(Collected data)
Segment Open
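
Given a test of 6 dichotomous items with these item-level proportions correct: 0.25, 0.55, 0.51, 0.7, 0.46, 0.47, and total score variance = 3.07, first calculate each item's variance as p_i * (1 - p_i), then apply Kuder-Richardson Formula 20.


For each item, compute p_i * q_i:
  Item 1: 0.25 * 0.75 = 0.1875
  Item 2: 0.55 * 0.45 = 0.2475
  Item 3: 0.51 * 0.49 = 0.2499
  Item 4: 0.7 * 0.3 = 0.21
  Item 5: 0.46 * 0.54 = 0.2484
  Item 6: 0.47 * 0.53 = 0.2491
Sum(p_i * q_i) = 0.1875 + 0.2475 + 0.2499 + 0.21 + 0.2484 + 0.2491 = 1.3924
KR-20 = (k/(k-1)) * (1 - Sum(p_i*q_i) / Var_total)
= (6/5) * (1 - 1.3924/3.07)
= 1.2 * 0.5464
KR-20 = 0.6557

0.6557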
Segment Closed
▶ Task prompt: Copy the entries above exactly, leaving none out.

▶ Response to this task:
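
Given a test of 6 dichotomous items with these item-level proportions correct: 0.25, 0.55, 0.51, 0.7, 0.46, 0.47, and total score variance = 3.07, first calculate each item's variance as p_i * (1 - p_i), then apply Kuder-Richardson Formula 20.


For each item, compute p_i * q_i:
  Item 1: 0.25 * 0.75 = 0.1875
  Item 2: 0.55 * 0.45 = 0.2475
  Item 3: 0.51 * 0.49 = 0.2499
  Item 4: 0.7 * 0.3 = 0.21
  Item 5: 0.46 * 0.54 = 0.2484
  Item 6: 0.47 * 0.53 = 0.2491
Sum(p_i * q_i) = 0.1875 + 0.2475 + 0.2499 + 0.21 + 0.2484 + 0.2491 = 1.3924
KR-20 = (k/(k-1)) * (1 - Sum(p_i*q_i) / Var_total)
= (6/5) * (1 - 1.3924/3.07)
= 1.2 * 0.5464
KR-20 = 0.6557

0.6557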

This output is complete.